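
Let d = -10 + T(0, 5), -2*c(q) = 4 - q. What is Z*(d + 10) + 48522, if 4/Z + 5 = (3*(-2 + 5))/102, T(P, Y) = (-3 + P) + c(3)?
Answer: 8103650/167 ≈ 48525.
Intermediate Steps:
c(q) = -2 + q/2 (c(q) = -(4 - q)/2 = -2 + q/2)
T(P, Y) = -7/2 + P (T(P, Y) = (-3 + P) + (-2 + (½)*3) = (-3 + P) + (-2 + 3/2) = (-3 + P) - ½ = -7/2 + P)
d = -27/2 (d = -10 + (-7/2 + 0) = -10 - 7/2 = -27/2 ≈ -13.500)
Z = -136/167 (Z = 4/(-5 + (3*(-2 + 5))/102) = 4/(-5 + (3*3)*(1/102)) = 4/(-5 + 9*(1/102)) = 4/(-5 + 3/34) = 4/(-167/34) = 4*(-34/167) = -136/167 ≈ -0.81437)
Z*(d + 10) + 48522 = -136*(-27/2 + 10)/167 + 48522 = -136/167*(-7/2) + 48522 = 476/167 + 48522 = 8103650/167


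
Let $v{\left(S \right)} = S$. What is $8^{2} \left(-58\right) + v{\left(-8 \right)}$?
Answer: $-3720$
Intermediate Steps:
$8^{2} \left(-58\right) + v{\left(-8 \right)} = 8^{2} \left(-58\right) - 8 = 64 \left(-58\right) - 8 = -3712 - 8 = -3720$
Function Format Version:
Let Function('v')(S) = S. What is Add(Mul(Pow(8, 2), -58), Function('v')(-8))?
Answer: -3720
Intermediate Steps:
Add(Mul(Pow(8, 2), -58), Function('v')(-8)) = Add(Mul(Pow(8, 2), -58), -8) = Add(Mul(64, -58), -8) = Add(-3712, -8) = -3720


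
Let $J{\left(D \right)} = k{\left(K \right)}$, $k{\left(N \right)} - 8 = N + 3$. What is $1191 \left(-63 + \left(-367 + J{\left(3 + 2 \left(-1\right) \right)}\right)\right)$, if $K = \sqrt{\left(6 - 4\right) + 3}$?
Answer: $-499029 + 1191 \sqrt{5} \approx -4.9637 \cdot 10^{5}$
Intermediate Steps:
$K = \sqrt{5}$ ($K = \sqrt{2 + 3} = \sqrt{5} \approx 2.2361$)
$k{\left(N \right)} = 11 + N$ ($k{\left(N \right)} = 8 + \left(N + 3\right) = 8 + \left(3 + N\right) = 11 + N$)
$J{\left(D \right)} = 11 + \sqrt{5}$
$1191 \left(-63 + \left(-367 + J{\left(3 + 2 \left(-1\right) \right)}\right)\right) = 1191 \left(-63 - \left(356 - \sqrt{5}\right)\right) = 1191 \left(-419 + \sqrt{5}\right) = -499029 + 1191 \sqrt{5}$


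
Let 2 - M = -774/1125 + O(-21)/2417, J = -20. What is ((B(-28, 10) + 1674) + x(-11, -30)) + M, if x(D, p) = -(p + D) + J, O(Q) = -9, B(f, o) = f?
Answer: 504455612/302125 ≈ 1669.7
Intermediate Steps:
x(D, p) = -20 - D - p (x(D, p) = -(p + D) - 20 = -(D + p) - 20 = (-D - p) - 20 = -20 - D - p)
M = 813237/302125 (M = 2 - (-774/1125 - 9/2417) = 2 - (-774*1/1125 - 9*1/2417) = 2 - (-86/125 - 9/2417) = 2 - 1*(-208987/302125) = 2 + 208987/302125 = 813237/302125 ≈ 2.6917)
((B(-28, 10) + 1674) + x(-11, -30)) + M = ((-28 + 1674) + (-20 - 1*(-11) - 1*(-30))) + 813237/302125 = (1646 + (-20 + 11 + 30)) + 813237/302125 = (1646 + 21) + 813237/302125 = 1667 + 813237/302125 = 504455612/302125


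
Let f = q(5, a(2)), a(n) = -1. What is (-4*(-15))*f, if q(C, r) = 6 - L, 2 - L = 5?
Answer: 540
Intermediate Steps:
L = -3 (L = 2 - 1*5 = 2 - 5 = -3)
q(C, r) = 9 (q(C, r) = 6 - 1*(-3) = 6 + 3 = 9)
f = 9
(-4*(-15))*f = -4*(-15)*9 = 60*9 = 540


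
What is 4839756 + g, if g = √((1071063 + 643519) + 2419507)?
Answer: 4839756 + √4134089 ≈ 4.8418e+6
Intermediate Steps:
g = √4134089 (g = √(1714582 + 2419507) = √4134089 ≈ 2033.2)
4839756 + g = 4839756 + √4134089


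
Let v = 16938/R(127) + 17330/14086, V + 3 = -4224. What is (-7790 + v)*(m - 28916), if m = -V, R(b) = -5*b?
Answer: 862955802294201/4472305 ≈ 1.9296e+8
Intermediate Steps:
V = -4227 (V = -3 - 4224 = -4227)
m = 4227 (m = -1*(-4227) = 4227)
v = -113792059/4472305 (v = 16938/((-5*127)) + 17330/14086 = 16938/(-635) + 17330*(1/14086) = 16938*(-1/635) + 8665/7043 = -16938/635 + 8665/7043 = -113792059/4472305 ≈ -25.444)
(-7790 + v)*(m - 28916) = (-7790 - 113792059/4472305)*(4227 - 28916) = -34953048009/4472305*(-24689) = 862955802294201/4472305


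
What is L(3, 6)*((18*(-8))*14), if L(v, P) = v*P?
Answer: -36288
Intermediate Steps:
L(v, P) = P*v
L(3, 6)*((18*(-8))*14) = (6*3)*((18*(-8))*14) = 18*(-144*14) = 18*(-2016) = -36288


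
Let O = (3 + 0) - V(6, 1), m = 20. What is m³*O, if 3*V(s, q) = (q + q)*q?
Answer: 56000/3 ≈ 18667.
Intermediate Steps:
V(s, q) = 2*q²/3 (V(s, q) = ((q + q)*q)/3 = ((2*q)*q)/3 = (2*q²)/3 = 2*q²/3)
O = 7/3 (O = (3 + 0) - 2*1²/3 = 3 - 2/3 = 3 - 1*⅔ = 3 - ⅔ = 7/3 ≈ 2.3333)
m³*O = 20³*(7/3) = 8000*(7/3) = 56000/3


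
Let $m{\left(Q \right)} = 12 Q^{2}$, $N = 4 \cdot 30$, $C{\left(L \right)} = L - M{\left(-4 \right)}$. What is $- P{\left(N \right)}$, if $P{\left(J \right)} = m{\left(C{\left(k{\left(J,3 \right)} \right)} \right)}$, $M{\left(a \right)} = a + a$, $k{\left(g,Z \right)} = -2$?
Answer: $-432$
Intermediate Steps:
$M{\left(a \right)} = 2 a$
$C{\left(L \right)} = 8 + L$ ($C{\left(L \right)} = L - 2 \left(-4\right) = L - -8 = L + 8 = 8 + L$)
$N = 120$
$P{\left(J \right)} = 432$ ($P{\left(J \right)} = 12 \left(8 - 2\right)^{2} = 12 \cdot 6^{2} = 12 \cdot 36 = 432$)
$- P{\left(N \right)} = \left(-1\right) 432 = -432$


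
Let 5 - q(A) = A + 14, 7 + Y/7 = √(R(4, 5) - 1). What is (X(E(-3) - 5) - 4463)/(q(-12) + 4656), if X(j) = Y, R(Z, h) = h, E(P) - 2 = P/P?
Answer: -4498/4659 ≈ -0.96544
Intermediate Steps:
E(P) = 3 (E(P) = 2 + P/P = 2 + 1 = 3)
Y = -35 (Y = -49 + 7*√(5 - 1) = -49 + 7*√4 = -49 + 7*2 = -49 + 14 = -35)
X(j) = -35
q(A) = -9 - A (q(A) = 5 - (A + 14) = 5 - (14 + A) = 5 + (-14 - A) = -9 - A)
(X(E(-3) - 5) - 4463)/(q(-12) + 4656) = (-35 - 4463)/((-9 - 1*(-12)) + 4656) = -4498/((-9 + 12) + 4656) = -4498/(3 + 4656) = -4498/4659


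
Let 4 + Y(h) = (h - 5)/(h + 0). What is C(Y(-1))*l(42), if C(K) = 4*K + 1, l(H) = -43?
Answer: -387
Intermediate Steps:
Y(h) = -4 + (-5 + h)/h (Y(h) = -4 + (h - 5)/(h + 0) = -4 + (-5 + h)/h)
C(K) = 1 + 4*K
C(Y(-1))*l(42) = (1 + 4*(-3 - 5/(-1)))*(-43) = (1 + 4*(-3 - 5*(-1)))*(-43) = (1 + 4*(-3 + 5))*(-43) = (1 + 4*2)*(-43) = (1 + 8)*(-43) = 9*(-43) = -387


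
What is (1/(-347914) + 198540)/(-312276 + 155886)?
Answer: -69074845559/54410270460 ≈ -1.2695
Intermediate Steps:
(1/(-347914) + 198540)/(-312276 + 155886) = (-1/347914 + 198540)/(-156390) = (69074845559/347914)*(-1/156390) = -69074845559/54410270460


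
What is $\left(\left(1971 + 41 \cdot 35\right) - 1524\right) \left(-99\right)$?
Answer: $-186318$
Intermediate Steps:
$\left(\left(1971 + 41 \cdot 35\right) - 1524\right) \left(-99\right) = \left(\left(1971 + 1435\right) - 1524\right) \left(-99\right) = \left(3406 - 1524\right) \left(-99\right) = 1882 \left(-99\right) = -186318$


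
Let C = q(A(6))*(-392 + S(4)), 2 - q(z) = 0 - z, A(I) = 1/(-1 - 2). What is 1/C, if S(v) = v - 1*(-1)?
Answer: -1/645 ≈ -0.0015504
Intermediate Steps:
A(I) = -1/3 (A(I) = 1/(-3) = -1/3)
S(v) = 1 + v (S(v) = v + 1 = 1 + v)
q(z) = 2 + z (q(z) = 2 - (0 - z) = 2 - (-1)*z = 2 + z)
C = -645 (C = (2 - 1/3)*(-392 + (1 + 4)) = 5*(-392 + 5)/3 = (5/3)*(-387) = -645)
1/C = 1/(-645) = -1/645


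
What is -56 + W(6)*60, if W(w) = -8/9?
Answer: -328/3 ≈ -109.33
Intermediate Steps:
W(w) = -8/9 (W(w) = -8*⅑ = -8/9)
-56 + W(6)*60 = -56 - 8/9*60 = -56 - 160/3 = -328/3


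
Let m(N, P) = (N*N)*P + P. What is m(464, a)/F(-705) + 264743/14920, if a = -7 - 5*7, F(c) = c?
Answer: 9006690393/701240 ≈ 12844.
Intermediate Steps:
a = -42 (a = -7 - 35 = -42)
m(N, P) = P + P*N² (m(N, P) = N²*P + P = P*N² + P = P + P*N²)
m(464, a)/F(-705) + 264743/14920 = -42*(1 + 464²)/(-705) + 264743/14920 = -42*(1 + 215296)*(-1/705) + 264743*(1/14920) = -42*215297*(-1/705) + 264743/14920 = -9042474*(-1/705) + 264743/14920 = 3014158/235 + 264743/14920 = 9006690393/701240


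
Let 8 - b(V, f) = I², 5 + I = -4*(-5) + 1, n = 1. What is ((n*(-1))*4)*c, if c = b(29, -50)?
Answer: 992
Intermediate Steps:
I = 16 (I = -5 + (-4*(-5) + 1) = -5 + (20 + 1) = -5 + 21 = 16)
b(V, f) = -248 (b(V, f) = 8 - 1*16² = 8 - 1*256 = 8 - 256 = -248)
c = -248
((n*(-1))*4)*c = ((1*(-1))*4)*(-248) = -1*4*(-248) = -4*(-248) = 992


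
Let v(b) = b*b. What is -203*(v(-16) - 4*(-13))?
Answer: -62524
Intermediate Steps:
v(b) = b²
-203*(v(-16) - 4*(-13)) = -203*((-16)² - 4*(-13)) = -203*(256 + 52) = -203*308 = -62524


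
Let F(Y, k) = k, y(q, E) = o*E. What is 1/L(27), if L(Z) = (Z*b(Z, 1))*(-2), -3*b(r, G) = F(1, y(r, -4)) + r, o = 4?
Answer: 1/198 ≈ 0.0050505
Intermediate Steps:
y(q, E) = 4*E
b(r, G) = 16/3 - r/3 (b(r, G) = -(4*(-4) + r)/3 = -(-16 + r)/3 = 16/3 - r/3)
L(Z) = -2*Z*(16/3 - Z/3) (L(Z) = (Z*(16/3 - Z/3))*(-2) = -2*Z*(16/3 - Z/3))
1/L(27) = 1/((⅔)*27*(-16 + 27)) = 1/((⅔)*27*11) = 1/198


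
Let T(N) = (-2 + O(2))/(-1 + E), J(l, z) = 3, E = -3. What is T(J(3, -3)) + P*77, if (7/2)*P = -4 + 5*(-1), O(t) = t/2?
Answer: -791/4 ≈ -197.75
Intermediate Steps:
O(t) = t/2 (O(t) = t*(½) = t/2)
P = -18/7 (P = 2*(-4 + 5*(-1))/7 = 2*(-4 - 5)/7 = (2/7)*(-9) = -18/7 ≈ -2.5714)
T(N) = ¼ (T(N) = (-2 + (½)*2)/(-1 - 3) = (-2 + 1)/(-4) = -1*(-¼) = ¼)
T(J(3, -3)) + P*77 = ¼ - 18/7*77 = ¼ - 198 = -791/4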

-.-.-

Aim of the exercise:
Repeat each line of the data above, exactly as it appears, from the first through the line that contains "Answer: 8103650/167 ≈ 48525.".

Result for this exercise:
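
Let d = -10 + T(0, 5), -2*c(q) = 4 - q. What is Z*(d + 10) + 48522, if 4/Z + 5 = (3*(-2 + 5))/102, T(P, Y) = (-3 + P) + c(3)?
Answer: 8103650/167 ≈ 48525.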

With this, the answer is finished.